> _REQUIRED ACTION_
When "updates" occurs in a line of the material, copy that line.

> _AVAILABLE RECORDS_
------------------------------------------------------------
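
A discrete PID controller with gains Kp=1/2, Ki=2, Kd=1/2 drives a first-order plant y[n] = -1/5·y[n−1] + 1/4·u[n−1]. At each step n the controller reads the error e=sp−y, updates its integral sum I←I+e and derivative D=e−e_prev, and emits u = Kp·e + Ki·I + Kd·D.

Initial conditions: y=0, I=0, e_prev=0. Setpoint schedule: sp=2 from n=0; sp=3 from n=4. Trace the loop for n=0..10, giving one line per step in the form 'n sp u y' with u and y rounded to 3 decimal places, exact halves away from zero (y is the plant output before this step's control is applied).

0 2 6.000 0.000
1 2 4.500 1.500
2 2 8.275 0.825
3 2 7.051 1.904
4 3 12.348 1.382
5 3 10.538 2.811
6 3 13.846 2.072
7 3 12.408 3.047
8 3 14.464 2.493
9 3 13.327 3.118
10 3 14.632 2.708

(exact arithmetic carried between steps; '≈' marks a value shown rounded to 6 d.p. or computed from one; I and e_prev carry over from the previous line; the table rounds u and y to 3 d.p., halves away from zero)
n=0: y=0, sp=2, e=sp−y=2; I=2, D=e−e_prev=2; u=1/2·2+2·2+1/2·2=6; next y=-1/5·0+1/4·6=1.5
n=1: y=1.5, sp=2, e=sp−y=0.5; I=2.5, D=e−e_prev=-1.5; u=1/2·0.5+2·2.5+1/2·(-1.5)=4.5; next y=-1/5·1.5+1/4·4.5=0.825
n=2: y=0.825, sp=2, e=sp−y=1.175; I=3.675, D=e−e_prev=0.675; u=1/2·1.175+2·3.675+1/2·0.675=8.275; next y=-1/5·0.825+1/4·8.275=1.90375
n=3: y=1.90375, sp=2, e=sp−y=0.09625; I=3.77125, D=e−e_prev=-1.07875; u=1/2·0.09625+2·3.77125+1/2·(-1.07875)=7.05125; next y=-1/5·1.90375+1/4·7.05125≈1.382063
n=4: y≈1.382063, sp=3, e=sp−y≈1.617938; I≈5.389188, D=e−e_prev≈1.521688; u=1/2·1.617938+2·5.389188+1/2·1.521688≈12.348188; next y=-1/5·1.382063+1/4·12.348188≈2.810634
n=5: y≈2.810634, sp=3, e=sp−y≈0.189366; I≈5.578553, D=e−e_prev≈-1.428572; u=1/2·0.189366+2·5.578553+1/2·(-1.428572)≈10.537503; next y=-1/5·2.810634+1/4·10.537503≈2.072249
n=6: y≈2.072249, sp=3, e=sp−y≈0.927751; I≈6.506304, D=e−e_prev≈0.738385; u=1/2·0.927751+2·6.506304+1/2·0.738385≈13.845677; next y=-1/5·2.072249+1/4·13.845677≈3.046969
n=7: y≈3.046969, sp=3, e=sp−y≈-0.046969; I≈6.459335, D=e−e_prev≈-0.974720; u=1/2·(-0.046969)+2·6.459335+1/2·(-0.974720)≈12.407825; next y=-1/5·3.046969+1/4·12.407825≈2.492562
n=8: y≈2.492562, sp=3, e=sp−y≈0.507438; I≈6.966773, D=e−e_prev≈0.554407; u=1/2·0.507438+2·6.966773+1/2·0.554407≈14.464467; next y=-1/5·2.492562+1/4·14.464467≈3.117604
n=9: y≈3.117604, sp=3, e=sp−y≈-0.117604; I≈6.849168, D=e−e_prev≈-0.625042; u=1/2·(-0.117604)+2·6.849168+1/2·(-0.625042)≈13.327013; next y=-1/5·3.117604+1/4·13.327013≈2.708232
n=10: y≈2.708232, sp=3, e=sp−y≈0.291768; I≈7.140936, D=e−e_prev≈0.409372; u=1/2·0.291768+2·7.140936+1/2·0.409372≈14.632441; next y=-1/5·2.708232+1/4·14.632441≈3.116464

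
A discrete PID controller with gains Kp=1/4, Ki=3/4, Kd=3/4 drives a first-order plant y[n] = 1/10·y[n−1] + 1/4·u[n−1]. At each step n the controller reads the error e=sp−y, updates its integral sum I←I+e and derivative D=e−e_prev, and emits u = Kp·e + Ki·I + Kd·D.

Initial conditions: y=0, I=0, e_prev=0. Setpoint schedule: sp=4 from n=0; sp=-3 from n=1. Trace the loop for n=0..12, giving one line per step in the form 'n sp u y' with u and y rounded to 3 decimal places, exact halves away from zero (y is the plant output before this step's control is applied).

0 4 7.000 0.000
1 -3 -8.313 1.750
2 -3 1.080 -1.903
3 -3 -5.952 0.080
4 -3 -4.045 -1.480
5 -3 -6.916 -1.159
6 -3 -6.856 -1.845
7 -3 -8.143 -1.899
8 -3 -8.437 -2.226
9 -3 -9.077 -2.332
10 -3 -9.359 -2.502
11 -3 -9.707 -2.590
12 -3 -9.913 -2.686

(exact arithmetic carried between steps; '≈' marks a value shown rounded to 6 d.p. or computed from one; I and e_prev carry over from the previous line; the table rounds u and y to 3 d.p., halves away from zero)
n=0: y=0, sp=4, e=sp−y=4; I=4, D=e−e_prev=4; u=1/4·4+3/4·4+3/4·4=7; next y=1/10·0+1/4·7=1.75
n=1: y=1.75, sp=-3, e=sp−y=-4.75; I=-0.75, D=e−e_prev=-8.75; u=1/4·(-4.75)+3/4·(-0.75)+3/4·(-8.75)=-8.3125; next y=1/10·1.75+1/4·(-8.3125)=-1.903125
n=2: y=-1.903125, sp=-3, e=sp−y=-1.096875; I=-1.846875, D=e−e_prev=3.653125; u=1/4·(-1.096875)+3/4·(-1.846875)+3/4·3.653125≈1.080469; next y=1/10·(-1.903125)+1/4·1.080469≈0.079805
n=3: y≈0.079805, sp=-3, e=sp−y≈-3.079805; I≈-4.926680, D=e−e_prev≈-1.982930; u=1/4·(-3.079805)+3/4·(-4.926680)+3/4·(-1.982930)≈-5.952158; next y=1/10·0.079805+1/4·(-5.952158)≈-1.480059
n=4: y≈-1.480059, sp=-3, e=sp−y≈-1.519941; I≈-6.446621, D=e−e_prev≈1.559864; u=1/4·(-1.519941)+3/4·(-6.446621)+3/4·1.559864≈-4.045053; next y=1/10·(-1.480059)+1/4·(-4.045053)≈-1.159269
n=5: y≈-1.159269, sp=-3, e=sp−y≈-1.840731; I≈-8.287351, D=e−e_prev≈-0.320790; u=1/4·(-1.840731)+3/4·(-8.287351)+3/4·(-0.320790)≈-6.916289; next y=1/10·(-1.159269)+1/4·(-6.916289)≈-1.844999
n=6: y≈-1.844999, sp=-3, e=sp−y≈-1.155001; I≈-9.442352, D=e−e_prev≈0.685730; u=1/4·(-1.155001)+3/4·(-9.442352)+3/4·0.685730≈-6.856217; next y=1/10·(-1.844999)+1/4·(-6.856217)≈-1.898554
n=7: y≈-1.898554, sp=-3, e=sp−y≈-1.101446; I≈-10.543798, D=e−e_prev≈0.053555; u=1/4·(-1.101446)+3/4·(-10.543798)+3/4·0.053555≈-8.143044; next y=1/10·(-1.898554)+1/4·(-8.143044)≈-2.225616
n=8: y≈-2.225616, sp=-3, e=sp−y≈-0.774384; I≈-11.318182, D=e−e_prev≈0.327062; u=1/4·(-0.774384)+3/4·(-11.318182)+3/4·0.327062≈-8.436936; next y=1/10·(-2.225616)+1/4·(-8.436936)≈-2.331796
n=9: y≈-2.331796, sp=-3, e=sp−y≈-0.668204; I≈-11.986386, D=e−e_prev≈0.106179; u=1/4·(-0.668204)+3/4·(-11.986386)+3/4·0.106179≈-9.077206; next y=1/10·(-2.331796)+1/4·(-9.077206)≈-2.502481
n=10: y≈-2.502481, sp=-3, e=sp−y≈-0.497519; I≈-12.483905, D=e−e_prev≈0.170686; u=1/4·(-0.497519)+3/4·(-12.483905)+3/4·0.170686≈-9.359294; next y=1/10·(-2.502481)+1/4·(-9.359294)≈-2.590072
n=11: y≈-2.590072, sp=-3, e=sp−y≈-0.409928; I≈-12.893833, D=e−e_prev≈0.087591; u=1/4·(-0.409928)+3/4·(-12.893833)+3/4·0.087591≈-9.707164; next y=1/10·(-2.590072)+1/4·(-9.707164)≈-2.685798
n=12: y≈-2.685798, sp=-3, e=sp−y≈-0.314202; I≈-13.208035, D=e−e_prev≈0.095727; u=1/4·(-0.314202)+3/4·(-13.208035)+3/4·0.095727≈-9.912782; next y=1/10·(-2.685798)+1/4·(-9.912782)≈-2.746775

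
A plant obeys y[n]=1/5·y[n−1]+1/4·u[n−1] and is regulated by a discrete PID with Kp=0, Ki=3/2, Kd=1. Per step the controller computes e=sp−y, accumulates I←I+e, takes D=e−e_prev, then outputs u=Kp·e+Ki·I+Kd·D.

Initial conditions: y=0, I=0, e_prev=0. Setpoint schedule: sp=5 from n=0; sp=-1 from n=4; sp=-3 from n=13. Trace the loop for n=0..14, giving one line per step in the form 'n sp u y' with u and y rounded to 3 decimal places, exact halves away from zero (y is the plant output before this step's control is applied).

(exact arithmetic carried between steps; '≈' marks a value shown rounded to 6 d.p. or computed from one; I and e_prev carry over from the previous line; the table rounds u and y to 3 d.p., halves away from zero)
n=0: y=0, sp=5, e=sp−y=5; I=5, D=e−e_prev=5; u=0·5+3/2·5+1·5=12.5; next y=1/5·0+1/4·12.5=3.125
n=1: y=3.125, sp=5, e=sp−y=1.875; I=6.875, D=e−e_prev=-3.125; u=0·1.875+3/2·6.875+1·(-3.125)=7.1875; next y=1/5·3.125+1/4·7.1875=2.421875
n=2: y=2.421875, sp=5, e=sp−y=2.578125; I=9.453125, D=e−e_prev=0.703125; u=0·2.578125+3/2·9.453125+1·0.703125≈14.882813; next y=1/5·2.421875+1/4·14.882813≈4.205078
n=3: y≈4.205078, sp=5, e=sp−y≈0.794922; I≈10.248047, D=e−e_prev≈-1.783203; u=0·0.794922+3/2·10.248047+1·(-1.783203)≈13.588867; next y=1/5·4.205078+1/4·13.588867≈4.238232
n=4: y≈4.238232, sp=-1, e=sp−y≈-5.238232; I≈5.009814, D=e−e_prev≈-6.033154; u=0·(-5.238232)+3/2·5.009814+1·(-6.033154)≈1.481567; next y=1/5·4.238232+1/4·1.481567≈1.218038
n=5: y≈1.218038, sp=-1, e=sp−y≈-2.218038; I≈2.791776, D=e−e_prev≈3.020194; u=0·(-2.218038)+3/2·2.791776+1·3.020194≈7.207858; next y=1/5·1.218038+1/4·7.207858≈2.045572
n=6: y≈2.045572, sp=-1, e=sp−y≈-3.045572; I≈-0.253796, D=e−e_prev≈-0.827534; u=0·(-3.045572)+3/2·(-0.253796)+1·(-0.827534)≈-1.208228; next y=1/5·2.045572+1/4·(-1.208228)≈0.107057
n=7: y≈0.107057, sp=-1, e=sp−y≈-1.107057; I≈-1.360854, D=e−e_prev≈1.938515; u=0·(-1.107057)+3/2·(-1.360854)+1·1.938515≈-0.102766; next y=1/5·0.107057+1/4·(-0.102766)≈-0.004280
n=8: y≈-0.004280, sp=-1, e=sp−y≈-0.995720; I≈-2.356574, D=e−e_prev≈0.111337; u=0·(-0.995720)+3/2·(-2.356574)+1·0.111337≈-3.423523; next y=1/5·(-0.004280)+1/4·(-3.423523)≈-0.856737
n=9: y≈-0.856737, sp=-1, e=sp−y≈-0.143263; I≈-2.499837, D=e−e_prev≈0.852457; u=0·(-0.143263)+3/2·(-2.499837)+1·0.852457≈-2.897298; next y=1/5·(-0.856737)+1/4·(-2.897298)≈-0.895672
n=10: y≈-0.895672, sp=-1, e=sp−y≈-0.104328; I≈-2.604165, D=e−e_prev≈0.038935; u=0·(-0.104328)+3/2·(-2.604165)+1·0.038935≈-3.867312; next y=1/5·(-0.895672)+1/4·(-3.867312)≈-1.145962
n=11: y≈-1.145962, sp=-1, e=sp−y≈0.145962; I≈-2.458202, D=e−e_prev≈0.250290; u=0·0.145962+3/2·(-2.458202)+1·0.250290≈-3.437013; next y=1/5·(-1.145962)+1/4·(-3.437013)≈-1.088446
n=12: y≈-1.088446, sp=-1, e=sp−y≈0.088446; I≈-2.369757, D=e−e_prev≈-0.057517; u=0·0.088446+3/2·(-2.369757)+1·(-0.057517)≈-3.612152; next y=1/5·(-1.088446)+1/4·(-3.612152)≈-1.120727
n=13: y≈-1.120727, sp=-3, e=sp−y≈-1.879273; I≈-4.249030, D=e−e_prev≈-1.967719; u=0·(-1.879273)+3/2·(-4.249030)+1·(-1.967719)≈-8.341263; next y=1/5·(-1.120727)+1/4·(-8.341263)≈-2.309461
n=14: y≈-2.309461, sp=-3, e=sp−y≈-0.690539; I≈-4.939568, D=e−e_prev≈1.188734; u=0·(-0.690539)+3/2·(-4.939568)+1·1.188734≈-6.220618; next y=1/5·(-2.309461)+1/4·(-6.220618)≈-2.017047

0 5 12.500 0.000
1 5 7.188 3.125
2 5 14.883 2.422
3 5 13.589 4.205
4 -1 1.482 4.238
5 -1 7.208 1.218
6 -1 -1.208 2.046
7 -1 -0.103 0.107
8 -1 -3.424 -0.004
9 -1 -2.897 -0.857
10 -1 -3.867 -0.896
11 -1 -3.437 -1.146
12 -1 -3.612 -1.088
13 -3 -8.341 -1.121
14 -3 -6.221 -2.309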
------------------------------------------------------------
> _ANSWER SECTION_
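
A discrete PID controller with gains Kp=1/2, Ki=2, Kd=1/2 drives a first-order plant y[n] = -1/5·y[n−1] + 1/4·u[n−1]. At each step n the controller reads the error e=sp−y, updates its integral sum I←I+e and derivative D=e−e_prev, and emits u = Kp·e + Ki·I + Kd·D.
A discrete PID controller with gains Kp=1/4, Ki=3/4, Kd=3/4 drives a first-order plant y[n] = 1/10·y[n−1] + 1/4·u[n−1]. At each step n the controller reads the error e=sp−y, updates its integral sum I←I+e and derivative D=e−e_prev, and emits u = Kp·e + Ki·I + Kd·D.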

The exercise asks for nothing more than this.